_Instructions for the task_. Repeat back the entries that follow, keeping every word as it is.

Records excerpted from a collection:
···

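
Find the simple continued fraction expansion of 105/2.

[52; 2]

Run the Euclidean algorithm on 105 and 2; the successive quotients are the partial quotients a_0, a_1, ... (each step inverts the fractional part left over by the previous one):
  105 = 52*2 + 1, so a_0 = 52.
  2 = 2*1 + 0, so a_1 = 2.
The remainder reaches 0 after 2 divisions, so the expansion has 2 partial quotients, read off in order.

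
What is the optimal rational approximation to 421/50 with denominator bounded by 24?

Expand x = 421/50 as a continued fraction with the Euclidean algorithm:
  421 = 8*50 + 21, so a_0 = 8.
  50 = 2*21 + 8, so a_1 = 2.
  21 = 2*8 + 5, so a_2 = 2.
  8 = 1*5 + 3, so a_3 = 1.
  5 = 1*3 + 2, so a_4 = 1.
  3 = 1*2 + 1, so a_5 = 1.
  2 = 2*1 + 0, so a_6 = 2.
so x = [8; 2, 2, 1, 1, 1, 2].
Convergents (p_i = a_i*p_{i-1} + p_{i-2}, q_i = a_i*q_{i-1} + q_{i-2} with p_{-2}=0, p_{-1}=1, q_{-2}=1, q_{-1}=0), until the denominator exceeds 24:
  i=0: a_0=8, p_0 = 8*1 + 0 = 8, q_0 = 8*0 + 1 = 1.
  i=1: a_1=2, p_1 = 2*8 + 1 = 17, q_1 = 2*1 + 0 = 2.
  i=2: a_2=2, p_2 = 2*17 + 8 = 42, q_2 = 2*2 + 1 = 5.
  i=3: a_3=1, p_3 = 1*42 + 17 = 59, q_3 = 1*5 + 2 = 7.
  i=4: a_4=1, p_4 = 1*59 + 42 = 101, q_4 = 1*7 + 5 = 12.
  i=5: a_5=1, p_5 = 1*101 + 59 = 160, q_5 = 1*12 + 7 = 19.
  i=6: a_6=2, p_6 = 2*160 + 101 = 421, q_6 = 2*19 + 12 = 50.
q_6 = 50 > 24, so the last convergent with denominator <= 24 is p_5/q_5 = 160/19.
The closest fraction with denominator <= 24 is either p_5/q_5 or the intermediate fraction (k*p_5 + p_4)/(k*q_5 + q_4) with the largest k >= 1 whose denominator stays <= 24; these approach x as k grows, and every other convergent or intermediate fraction in range is farther away.
Largest k: floor((24 - q_4)/q_5) = floor((24 - 12)/19) = 0.
Since k = 0, no intermediate fraction beyond p_5/q_5 has denominator <= 24, so the convergent 160/19 is the closest (its error is |421*19 - 160*50|/(50*19) = 1/950).

160/19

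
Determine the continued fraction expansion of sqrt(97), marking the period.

[9; (1, 5, 1, 1, 1, 1, 1, 1, 5, 1, 18)]

Write x_i = (sqrt(97) + m_i)/d_i with (m_0, d_0) = (0, 1). a_0 = floor(sqrt(97)) = 9, since 9^2 = 81 <= 97 < 100 = 10^2.
Iterate m_{i+1} = d_i*a_i - m_i, d_{i+1} = (97 - m_{i+1}^2)/d_i, a_{i+1} = floor((a_0 + m_{i+1})/d_{i+1}):
  m_1 = 1*9 - 0 = 9, d_1 = (97 - 9^2)/1 = 16/1 = 16, a_1 = floor((9 + 9)/16) = 1.
  m_2 = 16*1 - 9 = 7, d_2 = (97 - 7^2)/16 = 48/16 = 3, a_2 = floor((9 + 7)/3) = 5.
  m_3 = 3*5 - 7 = 8, d_3 = (97 - 8^2)/3 = 33/3 = 11, a_3 = floor((9 + 8)/11) = 1.
  m_4 = 11*1 - 8 = 3, d_4 = (97 - 3^2)/11 = 88/11 = 8, a_4 = floor((9 + 3)/8) = 1.
  m_5 = 8*1 - 3 = 5, d_5 = (97 - 5^2)/8 = 72/8 = 9, a_5 = floor((9 + 5)/9) = 1.
  m_6 = 9*1 - 5 = 4, d_6 = (97 - 4^2)/9 = 81/9 = 9, a_6 = floor((9 + 4)/9) = 1.
  m_7 = 9*1 - 4 = 5, d_7 = (97 - 5^2)/9 = 72/9 = 8, a_7 = floor((9 + 5)/8) = 1.
  m_8 = 8*1 - 5 = 3, d_8 = (97 - 3^2)/8 = 88/8 = 11, a_8 = floor((9 + 3)/11) = 1.
  m_9 = 11*1 - 3 = 8, d_9 = (97 - 8^2)/11 = 33/11 = 3, a_9 = floor((9 + 8)/3) = 5.
  m_10 = 3*5 - 8 = 7, d_10 = (97 - 7^2)/3 = 48/3 = 16, a_10 = floor((9 + 7)/16) = 1.
  m_11 = 16*1 - 7 = 9, d_11 = (97 - 9^2)/16 = 16/16 = 1, a_11 = floor((9 + 9)/1) = 18.
  m_12 = 1*18 - 9 = 9, d_12 = (97 - 9^2)/1 = 16/1 = 16: (m_12, d_12) = (m_1, d_1) = (9, 16), so from here the quotients repeat a_1, ..., a_11; the period length is 11.
Hence the expansion of sqrt(97) is a_0 = 9 followed by the repeating block 1, 5, 1, 1, 1, 1, 1, 1, 5, 1, 18 (period 11).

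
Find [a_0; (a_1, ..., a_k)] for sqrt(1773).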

···

_Task result_.
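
Find the simple continued fraction expansion of 105/2.

[52; 2]

Run the Euclidean algorithm on 105 and 2; the successive quotients are the partial quotients a_0, a_1, ... (each step inverts the fractional part left over by the previous one):
  105 = 52*2 + 1, so a_0 = 52.
  2 = 2*1 + 0, so a_1 = 2.
The remainder reaches 0 after 2 divisions, so the expansion has 2 partial quotients, read off in order.

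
What is the optimal rational approximation to 421/50 with denominator bounded by 24?

Expand x = 421/50 as a continued fraction with the Euclidean algorithm:
  421 = 8*50 + 21, so a_0 = 8.
  50 = 2*21 + 8, so a_1 = 2.
  21 = 2*8 + 5, so a_2 = 2.
  8 = 1*5 + 3, so a_3 = 1.
  5 = 1*3 + 2, so a_4 = 1.
  3 = 1*2 + 1, so a_5 = 1.
  2 = 2*1 + 0, so a_6 = 2.
so x = [8; 2, 2, 1, 1, 1, 2].
Convergents (p_i = a_i*p_{i-1} + p_{i-2}, q_i = a_i*q_{i-1} + q_{i-2} with p_{-2}=0, p_{-1}=1, q_{-2}=1, q_{-1}=0), until the denominator exceeds 24:
  i=0: a_0=8, p_0 = 8*1 + 0 = 8, q_0 = 8*0 + 1 = 1.
  i=1: a_1=2, p_1 = 2*8 + 1 = 17, q_1 = 2*1 + 0 = 2.
  i=2: a_2=2, p_2 = 2*17 + 8 = 42, q_2 = 2*2 + 1 = 5.
  i=3: a_3=1, p_3 = 1*42 + 17 = 59, q_3 = 1*5 + 2 = 7.
  i=4: a_4=1, p_4 = 1*59 + 42 = 101, q_4 = 1*7 + 5 = 12.
  i=5: a_5=1, p_5 = 1*101 + 59 = 160, q_5 = 1*12 + 7 = 19.
  i=6: a_6=2, p_6 = 2*160 + 101 = 421, q_6 = 2*19 + 12 = 50.
q_6 = 50 > 24, so the last convergent with denominator <= 24 is p_5/q_5 = 160/19.
The closest fraction with denominator <= 24 is either p_5/q_5 or the intermediate fraction (k*p_5 + p_4)/(k*q_5 + q_4) with the largest k >= 1 whose denominator stays <= 24; these approach x as k grows, and every other convergent or intermediate fraction in range is farther away.
Largest k: floor((24 - q_4)/q_5) = floor((24 - 12)/19) = 0.
Since k = 0, no intermediate fraction beyond p_5/q_5 has denominator <= 24, so the convergent 160/19 is the closest (its error is |421*19 - 160*50|/(50*19) = 1/950).

160/19

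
Determine the continued fraction expansion of sqrt(97), marking the period.

[9; (1, 5, 1, 1, 1, 1, 1, 1, 5, 1, 18)]

Write x_i = (sqrt(97) + m_i)/d_i with (m_0, d_0) = (0, 1). a_0 = floor(sqrt(97)) = 9, since 9^2 = 81 <= 97 < 100 = 10^2.
Iterate m_{i+1} = d_i*a_i - m_i, d_{i+1} = (97 - m_{i+1}^2)/d_i, a_{i+1} = floor((a_0 + m_{i+1})/d_{i+1}):
  m_1 = 1*9 - 0 = 9, d_1 = (97 - 9^2)/1 = 16/1 = 16, a_1 = floor((9 + 9)/16) = 1.
  m_2 = 16*1 - 9 = 7, d_2 = (97 - 7^2)/16 = 48/16 = 3, a_2 = floor((9 + 7)/3) = 5.
  m_3 = 3*5 - 7 = 8, d_3 = (97 - 8^2)/3 = 33/3 = 11, a_3 = floor((9 + 8)/11) = 1.
  m_4 = 11*1 - 8 = 3, d_4 = (97 - 3^2)/11 = 88/11 = 8, a_4 = floor((9 + 3)/8) = 1.
  m_5 = 8*1 - 3 = 5, d_5 = (97 - 5^2)/8 = 72/8 = 9, a_5 = floor((9 + 5)/9) = 1.
  m_6 = 9*1 - 5 = 4, d_6 = (97 - 4^2)/9 = 81/9 = 9, a_6 = floor((9 + 4)/9) = 1.
  m_7 = 9*1 - 4 = 5, d_7 = (97 - 5^2)/9 = 72/9 = 8, a_7 = floor((9 + 5)/8) = 1.
  m_8 = 8*1 - 5 = 3, d_8 = (97 - 3^2)/8 = 88/8 = 11, a_8 = floor((9 + 3)/11) = 1.
  m_9 = 11*1 - 3 = 8, d_9 = (97 - 8^2)/11 = 33/11 = 3, a_9 = floor((9 + 8)/3) = 5.
  m_10 = 3*5 - 8 = 7, d_10 = (97 - 7^2)/3 = 48/3 = 16, a_10 = floor((9 + 7)/16) = 1.
  m_11 = 16*1 - 7 = 9, d_11 = (97 - 9^2)/16 = 16/16 = 1, a_11 = floor((9 + 9)/1) = 18.
  m_12 = 1*18 - 9 = 9, d_12 = (97 - 9^2)/1 = 16/1 = 16: (m_12, d_12) = (m_1, d_1) = (9, 16), so from here the quotients repeat a_1, ..., a_11; the period length is 11.
Hence the expansion of sqrt(97) is a_0 = 9 followed by the repeating block 1, 5, 1, 1, 1, 1, 1, 1, 5, 1, 18 (period 11).

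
Find [a_0; (a_1, ..., a_k)] for sqrt(1773).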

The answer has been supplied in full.